Lines before the one with "A 51.2 kg engine" are left out; return that line and all that follow it, exactly, through the end of the data.

============

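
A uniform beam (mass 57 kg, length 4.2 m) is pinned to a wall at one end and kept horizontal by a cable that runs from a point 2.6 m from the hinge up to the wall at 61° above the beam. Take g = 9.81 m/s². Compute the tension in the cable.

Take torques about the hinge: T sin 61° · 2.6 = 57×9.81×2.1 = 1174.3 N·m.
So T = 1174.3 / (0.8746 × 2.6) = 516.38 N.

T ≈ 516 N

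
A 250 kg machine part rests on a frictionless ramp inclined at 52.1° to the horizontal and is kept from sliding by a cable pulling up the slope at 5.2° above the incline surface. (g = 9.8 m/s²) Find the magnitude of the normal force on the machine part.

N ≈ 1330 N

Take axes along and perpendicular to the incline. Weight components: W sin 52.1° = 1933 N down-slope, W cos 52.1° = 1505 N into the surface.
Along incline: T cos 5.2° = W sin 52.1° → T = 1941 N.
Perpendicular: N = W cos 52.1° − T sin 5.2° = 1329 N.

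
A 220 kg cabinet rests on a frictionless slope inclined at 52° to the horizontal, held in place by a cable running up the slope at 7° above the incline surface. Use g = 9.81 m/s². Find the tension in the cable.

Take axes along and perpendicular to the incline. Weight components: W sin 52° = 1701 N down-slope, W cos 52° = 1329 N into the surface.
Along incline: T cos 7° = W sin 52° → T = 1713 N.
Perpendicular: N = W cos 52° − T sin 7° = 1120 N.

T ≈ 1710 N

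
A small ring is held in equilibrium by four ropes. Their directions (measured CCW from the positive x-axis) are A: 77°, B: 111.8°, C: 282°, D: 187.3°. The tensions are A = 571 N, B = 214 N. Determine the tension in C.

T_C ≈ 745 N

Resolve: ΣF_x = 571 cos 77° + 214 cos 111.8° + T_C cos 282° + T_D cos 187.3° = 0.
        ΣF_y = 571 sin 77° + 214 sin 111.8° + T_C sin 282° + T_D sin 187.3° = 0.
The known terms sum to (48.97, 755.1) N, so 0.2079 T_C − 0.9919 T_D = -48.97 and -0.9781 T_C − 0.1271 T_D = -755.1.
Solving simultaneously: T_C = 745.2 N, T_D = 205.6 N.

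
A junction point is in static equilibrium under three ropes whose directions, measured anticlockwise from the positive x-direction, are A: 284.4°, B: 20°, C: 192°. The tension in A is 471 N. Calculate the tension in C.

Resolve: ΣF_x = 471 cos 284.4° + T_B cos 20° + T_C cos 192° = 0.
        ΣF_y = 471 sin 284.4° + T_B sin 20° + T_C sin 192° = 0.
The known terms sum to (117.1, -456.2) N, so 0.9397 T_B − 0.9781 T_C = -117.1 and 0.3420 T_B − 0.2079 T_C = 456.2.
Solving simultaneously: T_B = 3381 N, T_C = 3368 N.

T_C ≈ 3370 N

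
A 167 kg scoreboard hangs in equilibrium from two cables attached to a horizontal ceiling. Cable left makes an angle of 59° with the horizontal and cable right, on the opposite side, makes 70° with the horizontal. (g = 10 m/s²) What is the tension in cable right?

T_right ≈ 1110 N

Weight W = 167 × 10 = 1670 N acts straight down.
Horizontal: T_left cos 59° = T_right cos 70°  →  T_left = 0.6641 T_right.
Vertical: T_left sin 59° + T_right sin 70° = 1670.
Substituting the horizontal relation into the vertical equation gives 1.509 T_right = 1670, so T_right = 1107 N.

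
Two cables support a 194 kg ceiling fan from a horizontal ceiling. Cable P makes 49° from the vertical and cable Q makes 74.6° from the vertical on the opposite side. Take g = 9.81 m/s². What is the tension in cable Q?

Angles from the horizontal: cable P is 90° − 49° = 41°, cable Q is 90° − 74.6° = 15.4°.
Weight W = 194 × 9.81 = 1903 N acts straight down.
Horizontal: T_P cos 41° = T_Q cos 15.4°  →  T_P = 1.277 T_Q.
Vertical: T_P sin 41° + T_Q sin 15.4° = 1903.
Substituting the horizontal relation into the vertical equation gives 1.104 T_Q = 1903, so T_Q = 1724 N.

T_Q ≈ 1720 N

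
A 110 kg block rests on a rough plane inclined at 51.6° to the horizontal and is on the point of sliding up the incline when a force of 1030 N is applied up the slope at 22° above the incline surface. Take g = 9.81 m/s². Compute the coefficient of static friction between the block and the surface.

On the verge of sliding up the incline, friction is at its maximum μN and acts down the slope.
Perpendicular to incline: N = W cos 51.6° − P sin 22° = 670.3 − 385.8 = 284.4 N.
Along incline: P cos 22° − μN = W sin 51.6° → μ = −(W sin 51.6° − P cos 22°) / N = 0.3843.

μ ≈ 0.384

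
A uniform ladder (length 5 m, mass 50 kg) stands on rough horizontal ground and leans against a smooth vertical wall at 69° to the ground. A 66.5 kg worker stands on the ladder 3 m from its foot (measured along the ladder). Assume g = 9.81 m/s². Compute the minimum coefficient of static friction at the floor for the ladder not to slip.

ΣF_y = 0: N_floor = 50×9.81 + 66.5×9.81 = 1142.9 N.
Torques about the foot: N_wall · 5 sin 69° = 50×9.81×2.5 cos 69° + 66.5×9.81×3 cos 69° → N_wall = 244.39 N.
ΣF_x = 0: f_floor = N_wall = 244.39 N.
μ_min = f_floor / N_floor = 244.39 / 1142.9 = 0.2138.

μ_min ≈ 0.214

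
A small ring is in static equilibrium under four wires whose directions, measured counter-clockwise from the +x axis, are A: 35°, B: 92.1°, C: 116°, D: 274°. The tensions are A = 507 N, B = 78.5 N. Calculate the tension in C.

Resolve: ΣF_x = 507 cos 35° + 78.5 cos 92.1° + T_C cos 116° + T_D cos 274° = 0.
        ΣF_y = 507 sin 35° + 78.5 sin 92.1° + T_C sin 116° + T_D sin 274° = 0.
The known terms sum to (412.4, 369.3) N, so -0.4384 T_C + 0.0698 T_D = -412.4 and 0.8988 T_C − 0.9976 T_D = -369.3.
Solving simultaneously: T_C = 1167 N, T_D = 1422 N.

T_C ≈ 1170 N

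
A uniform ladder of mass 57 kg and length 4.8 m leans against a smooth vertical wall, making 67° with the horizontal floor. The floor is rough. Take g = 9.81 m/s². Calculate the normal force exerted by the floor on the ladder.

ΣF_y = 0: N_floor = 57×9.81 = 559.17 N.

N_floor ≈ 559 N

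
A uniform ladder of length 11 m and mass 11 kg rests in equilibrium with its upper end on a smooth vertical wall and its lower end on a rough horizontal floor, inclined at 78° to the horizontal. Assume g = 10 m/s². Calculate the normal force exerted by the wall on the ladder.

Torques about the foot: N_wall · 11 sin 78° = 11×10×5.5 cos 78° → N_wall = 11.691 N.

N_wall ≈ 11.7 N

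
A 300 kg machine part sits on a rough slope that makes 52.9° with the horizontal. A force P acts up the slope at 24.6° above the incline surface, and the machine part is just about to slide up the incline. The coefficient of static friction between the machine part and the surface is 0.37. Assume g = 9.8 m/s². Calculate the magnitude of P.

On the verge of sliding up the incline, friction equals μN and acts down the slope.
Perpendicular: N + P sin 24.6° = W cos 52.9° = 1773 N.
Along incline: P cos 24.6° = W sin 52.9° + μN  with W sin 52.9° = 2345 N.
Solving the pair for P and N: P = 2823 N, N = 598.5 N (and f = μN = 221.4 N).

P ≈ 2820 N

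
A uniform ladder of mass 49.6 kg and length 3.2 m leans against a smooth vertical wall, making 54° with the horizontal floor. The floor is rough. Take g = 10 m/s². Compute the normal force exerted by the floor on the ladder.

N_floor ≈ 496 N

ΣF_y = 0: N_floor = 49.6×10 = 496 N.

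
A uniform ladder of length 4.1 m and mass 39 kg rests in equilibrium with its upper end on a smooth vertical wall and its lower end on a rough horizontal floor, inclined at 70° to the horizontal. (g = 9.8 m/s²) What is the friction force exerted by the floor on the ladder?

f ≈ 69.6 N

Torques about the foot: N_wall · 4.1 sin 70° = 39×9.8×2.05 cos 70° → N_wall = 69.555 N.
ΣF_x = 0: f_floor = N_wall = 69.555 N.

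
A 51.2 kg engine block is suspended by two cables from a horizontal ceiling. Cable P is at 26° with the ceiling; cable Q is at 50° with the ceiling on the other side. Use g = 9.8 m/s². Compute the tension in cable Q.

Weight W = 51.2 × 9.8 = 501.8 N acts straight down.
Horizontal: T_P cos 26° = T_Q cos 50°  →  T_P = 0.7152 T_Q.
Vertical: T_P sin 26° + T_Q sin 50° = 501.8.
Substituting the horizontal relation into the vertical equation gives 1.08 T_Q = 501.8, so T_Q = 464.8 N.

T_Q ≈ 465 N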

============

- **RESULT FOR THIS TASK**
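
A 51.2 kg engine block is suspended by two cables from a horizontal ceiling. Cable P is at 26° with the ceiling; cable Q is at 50° with the ceiling on the other side. Use g = 9.8 m/s². Compute the tension in cable Q.

Weight W = 51.2 × 9.8 = 501.8 N acts straight down.
Horizontal: T_P cos 26° = T_Q cos 50°  →  T_P = 0.7152 T_Q.
Vertical: T_P sin 26° + T_Q sin 50° = 501.8.
Substituting the horizontal relation into the vertical equation gives 1.08 T_Q = 501.8, so T_Q = 464.8 N.

T_Q ≈ 465 N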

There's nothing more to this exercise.